(Beginning of The data)

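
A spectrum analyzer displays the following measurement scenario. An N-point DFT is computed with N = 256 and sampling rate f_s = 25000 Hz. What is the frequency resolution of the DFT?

DFT frequency resolution = f_s / N
= 25000 / 256 = 3125/32 Hz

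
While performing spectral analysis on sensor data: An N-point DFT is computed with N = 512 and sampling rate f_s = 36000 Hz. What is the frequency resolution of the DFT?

DFT frequency resolution = f_s / N
= 36000 / 512 = 1125/16 Hz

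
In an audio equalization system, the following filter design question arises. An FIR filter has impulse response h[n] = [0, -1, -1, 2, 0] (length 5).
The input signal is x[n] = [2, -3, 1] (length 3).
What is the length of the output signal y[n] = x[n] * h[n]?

For linear convolution, the output length is:
len(y) = len(x) + len(h) - 1 = 3 + 5 - 1 = 7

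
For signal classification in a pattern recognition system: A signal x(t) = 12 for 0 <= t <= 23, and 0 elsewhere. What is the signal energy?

Energy = integral of |x(t)|^2 dt over the signal duration
= 12^2 * 23 = 144 * 23 = 3312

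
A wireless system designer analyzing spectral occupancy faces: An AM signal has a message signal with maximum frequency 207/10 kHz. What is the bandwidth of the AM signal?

In AM (double-sideband), the bandwidth is twice the message frequency.
BW = 2 * f_m = 2 * 207/10 kHz = 207/5 kHz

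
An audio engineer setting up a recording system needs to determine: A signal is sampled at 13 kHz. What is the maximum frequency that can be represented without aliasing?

The maximum frequency that can be represented without aliasing
is the Nyquist frequency: f_max = f_s / 2 = 13 kHz / 2 = 13/2 kHz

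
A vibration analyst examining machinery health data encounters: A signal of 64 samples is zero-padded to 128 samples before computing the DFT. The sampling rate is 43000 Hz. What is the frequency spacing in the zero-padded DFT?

Original DFT: N = 64, resolution = f_s/N = 43000/64 = 5375/8 Hz
Zero-padded DFT: N = 128, resolution = f_s/N = 43000/128 = 5375/16 Hz
Zero-padding interpolates the spectrum (finer frequency grid)
but does NOT improve the true spectral resolution (ability to resolve close frequencies).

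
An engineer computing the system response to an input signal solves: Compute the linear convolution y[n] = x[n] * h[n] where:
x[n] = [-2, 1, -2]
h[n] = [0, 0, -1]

y[n] = sum_k x[k]*h[n-k]. Output length = len(x) + len(h) - 1 = 3 + 3 - 1 = 5.
y[0] = -2*0 = 0
y[1] = 1*0 + -2*0 = 0
y[2] = -2*0 + 1*0 + -2*-1 = 2
y[3] = -2*0 + 1*-1 = -1
y[4] = -2*-1 = 2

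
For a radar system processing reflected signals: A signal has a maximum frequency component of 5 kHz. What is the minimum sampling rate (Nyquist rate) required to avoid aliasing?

By the Nyquist-Shannon sampling theorem,
the minimum sampling rate (Nyquist rate) must be at least 2 * f_max.
Nyquist rate = 2 * 5 kHz = 10 kHz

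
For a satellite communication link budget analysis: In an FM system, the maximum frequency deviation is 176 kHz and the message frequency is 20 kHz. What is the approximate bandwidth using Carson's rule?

Carson's rule: BW = 2*(delta_f + f_m)
= 2*(176 + 20) kHz = 392 kHz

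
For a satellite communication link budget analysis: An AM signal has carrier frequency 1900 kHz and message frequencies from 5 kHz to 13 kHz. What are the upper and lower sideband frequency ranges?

Upper sideband (USB) = fc + [fm_low, fm_high] = 1900 + [5, 13] = [1905, 1913] kHz
Lower sideband (LSB) = fc - [fm_high, fm_low] = 1900 - [13, 5] = [1887, 1895] kHz
Total occupied spectrum: 1887 kHz to 1913 kHz (plus carrier at 1900 kHz)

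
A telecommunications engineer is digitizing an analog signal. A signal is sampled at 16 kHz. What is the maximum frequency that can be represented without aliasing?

The maximum frequency that can be represented without aliasing
is the Nyquist frequency: f_max = f_s / 2 = 16 kHz / 2 = 8 kHz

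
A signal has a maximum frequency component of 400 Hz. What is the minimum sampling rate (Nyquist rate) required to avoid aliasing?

By the Nyquist-Shannon sampling theorem,
the minimum sampling rate (Nyquist rate) must be at least 2 * f_max.
Nyquist rate = 2 * 400 Hz = 800 Hz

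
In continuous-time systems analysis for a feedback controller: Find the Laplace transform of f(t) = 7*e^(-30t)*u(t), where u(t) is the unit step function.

Standard Laplace transform pair:
e^(-at)*u(t) <-> 1/(s+a)
With a = 30: L{7*e^(-30t)*u(t)} = 7/(s+30), ROC: Re(s) > -30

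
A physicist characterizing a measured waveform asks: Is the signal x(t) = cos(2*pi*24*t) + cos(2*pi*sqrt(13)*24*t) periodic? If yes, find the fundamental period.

f1 = 24 Hz, f2 = 24*sqrt(13) Hz
Ratio f2/f1 = sqrt(13), which is irrational.
Since the frequency ratio is irrational, no common period exists.
The signal is not periodic.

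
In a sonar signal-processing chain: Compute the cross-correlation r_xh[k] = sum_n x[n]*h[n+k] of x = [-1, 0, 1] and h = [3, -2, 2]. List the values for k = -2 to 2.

Both sequences indexed from 0 and zero outside their support.
Lags with overlap: k = -2 to 2.
  r_xh[-2] = x[2]*h[0] = 3
  r_xh[-1] = x[1]*h[0] + x[2]*h[1] = -2
  r_xh[0] = x[0]*h[0] + x[1]*h[1] + x[2]*h[2] = -1
  r_xh[1] = x[0]*h[1] + x[1]*h[2] = 2
  r_xh[2] = x[0]*h[2] = -2
r_xh = [3, -2, -1, 2, -2] (for k = -2, ..., 2)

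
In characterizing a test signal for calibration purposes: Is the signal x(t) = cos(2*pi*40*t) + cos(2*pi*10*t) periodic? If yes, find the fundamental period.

f1 = 40 Hz, f2 = 10 Hz
Period T1 = 1/40, T2 = 1/10
Ratio T1/T2 = 10/40, which is rational.
The signal is periodic with fundamental period T = 1/GCD(40,10) = 1/10 s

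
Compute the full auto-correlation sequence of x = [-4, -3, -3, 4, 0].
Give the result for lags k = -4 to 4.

r_xx[k] = sum_m x[m]*x[m+k], indexed from 0, for k = -4 to 4:
  r_xx[-4] = x[4]*x[0] = 0
  r_xx[-3] = x[3]*x[0] + x[4]*x[1] = -16
  r_xx[-2] = x[2]*x[0] + x[3]*x[1] + x[4]*x[2] = 0
  r_xx[-1] = x[1]*x[0] + x[2]*x[1] + x[3]*x[2] + x[4]*x[3] = 9
  r_xx[0] = x[0]*x[0] + x[1]*x[1] + x[2]*x[2] + x[3]*x[3] + x[4]*x[4] = 50
  r_xx[1] = x[0]*x[1] + x[1]*x[2] + x[2]*x[3] + x[3]*x[4] = 9
  r_xx[2] = x[0]*x[2] + x[1]*x[3] + x[2]*x[4] = 0
  r_xx[3] = x[0]*x[3] + x[1]*x[4] = -16
  r_xx[4] = x[0]*x[4] = 0
r_xx = [0, -16, 0, 9, 50, 9, 0, -16, 0]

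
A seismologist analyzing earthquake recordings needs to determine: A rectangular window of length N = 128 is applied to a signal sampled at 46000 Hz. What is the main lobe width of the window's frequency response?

For a rectangular window of length N,
the main lobe width in frequency is 2*f_s/N.
= 2*46000/128 = 2875/4 Hz
This determines the minimum frequency separation for resolving two sinusoids.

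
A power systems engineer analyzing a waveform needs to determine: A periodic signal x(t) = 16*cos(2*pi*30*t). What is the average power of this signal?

Average power of A*cos(wt) is A^2/2.
P = 16^2 / 2 = 256/2 = 128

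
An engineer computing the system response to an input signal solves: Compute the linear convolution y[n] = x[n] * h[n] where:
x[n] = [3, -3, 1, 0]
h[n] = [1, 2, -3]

y[n] = sum_k x[k]*h[n-k]. Output length = len(x) + len(h) - 1 = 4 + 3 - 1 = 6.
y[0] = 3*1 = 3
y[1] = -3*1 + 3*2 = 3
y[2] = 1*1 + -3*2 + 3*-3 = -14
y[3] = 0*1 + 1*2 + -3*-3 = 11
y[4] = 0*2 + 1*-3 = -3
y[5] = 0*-3 = 0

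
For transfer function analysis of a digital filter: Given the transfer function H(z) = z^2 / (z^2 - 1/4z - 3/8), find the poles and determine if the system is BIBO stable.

Poles are roots of the denominator: z^2 - 1/4z - 3/8 = 0.
Quadratic formula: z = [-(-1/4) +/- sqrt((-1/4)^2 - 4*(-3/8))] / 2
Discriminant = 1/16 + 3/2 = 25/16; sqrt = 5/4.
z = (1/4 +/- 5/4) / 2 => z = 3/4 or z = -1/2.
|p1| = 3/4, |p2| = 1/2.
For BIBO stability, all poles must lie inside the unit circle (|p| < 1).
System is STABLE since both |p| < 1.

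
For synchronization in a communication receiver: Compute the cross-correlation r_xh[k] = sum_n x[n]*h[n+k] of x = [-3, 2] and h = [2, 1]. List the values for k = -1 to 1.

Both sequences indexed from 0 and zero outside their support.
Lags with overlap: k = -1 to 1.
  r_xh[-1] = x[1]*h[0] = 4
  r_xh[0] = x[0]*h[0] + x[1]*h[1] = -4
  r_xh[1] = x[0]*h[1] = -3
r_xh = [4, -4, -3] (for k = -1, ..., 1)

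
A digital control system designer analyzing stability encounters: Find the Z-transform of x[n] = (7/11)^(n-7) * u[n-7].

Time-shifting property: if X(z) = Z{x[n]}, then Z{x[n-d]} = z^(-d) * X(z)
X(z) = z/(z - 7/11) for x[n] = (7/11)^n * u[n]
Z{x[n-7]} = z^(-7) * z/(z - 7/11) = z^(-6)/(z - 7/11)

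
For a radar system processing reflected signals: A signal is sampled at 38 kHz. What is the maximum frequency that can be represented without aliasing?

The maximum frequency that can be represented without aliasing
is the Nyquist frequency: f_max = f_s / 2 = 38 kHz / 2 = 19 kHz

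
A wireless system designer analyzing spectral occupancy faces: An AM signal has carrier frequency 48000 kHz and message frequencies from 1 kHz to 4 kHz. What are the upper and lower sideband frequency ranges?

Upper sideband (USB) = fc + [fm_low, fm_high] = 48000 + [1, 4] = [48001, 48004] kHz
Lower sideband (LSB) = fc - [fm_high, fm_low] = 48000 - [4, 1] = [47996, 47999] kHz
Total occupied spectrum: 47996 kHz to 48004 kHz (plus carrier at 48000 kHz)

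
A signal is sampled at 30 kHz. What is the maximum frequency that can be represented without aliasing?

The maximum frequency that can be represented without aliasing
is the Nyquist frequency: f_max = f_s / 2 = 30 kHz / 2 = 15 kHz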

(End of The data)

- _Prompt_: Starting with the first line of the records, repeat every line up to and including the one containing "x[n] = [-2, 1, -2]", and nothing else.

- _Solution to this task_:
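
A spectrum analyzer displays the following measurement scenario. An N-point DFT is computed with N = 256 and sampling rate f_s = 25000 Hz. What is the frequency resolution of the DFT?

DFT frequency resolution = f_s / N
= 25000 / 256 = 3125/32 Hz

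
While performing spectral analysis on sensor data: An N-point DFT is computed with N = 512 and sampling rate f_s = 36000 Hz. What is the frequency resolution of the DFT?

DFT frequency resolution = f_s / N
= 36000 / 512 = 1125/16 Hz

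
In an audio equalization system, the following filter design question arises. An FIR filter has impulse response h[n] = [0, -1, -1, 2, 0] (length 5).
The input signal is x[n] = [2, -3, 1] (length 3).
What is the length of the output signal y[n] = x[n] * h[n]?

For linear convolution, the output length is:
len(y) = len(x) + len(h) - 1 = 3 + 5 - 1 = 7

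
For signal classification in a pattern recognition system: A signal x(t) = 12 for 0 <= t <= 23, and 0 elsewhere. What is the signal energy?

Energy = integral of |x(t)|^2 dt over the signal duration
= 12^2 * 23 = 144 * 23 = 3312

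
A wireless system designer analyzing spectral occupancy faces: An AM signal has a message signal with maximum frequency 207/10 kHz. What is the bandwidth of the AM signal?

In AM (double-sideband), the bandwidth is twice the message frequency.
BW = 2 * f_m = 2 * 207/10 kHz = 207/5 kHz

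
An audio engineer setting up a recording system needs to determine: A signal is sampled at 13 kHz. What is the maximum frequency that can be represented without aliasing?

The maximum frequency that can be represented without aliasing
is the Nyquist frequency: f_max = f_s / 2 = 13 kHz / 2 = 13/2 kHz

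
A vibration analyst examining machinery health data encounters: A signal of 64 samples is zero-padded to 128 samples before computing the DFT. The sampling rate is 43000 Hz. What is the frequency spacing in the zero-padded DFT?

Original DFT: N = 64, resolution = f_s/N = 43000/64 = 5375/8 Hz
Zero-padded DFT: N = 128, resolution = f_s/N = 43000/128 = 5375/16 Hz
Zero-padding interpolates the spectrum (finer frequency grid)
but does NOT improve the true spectral resolution (ability to resolve close frequencies).

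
An engineer computing the system response to an input signal solves: Compute the linear convolution y[n] = x[n] * h[n] where:
x[n] = [-2, 1, -2]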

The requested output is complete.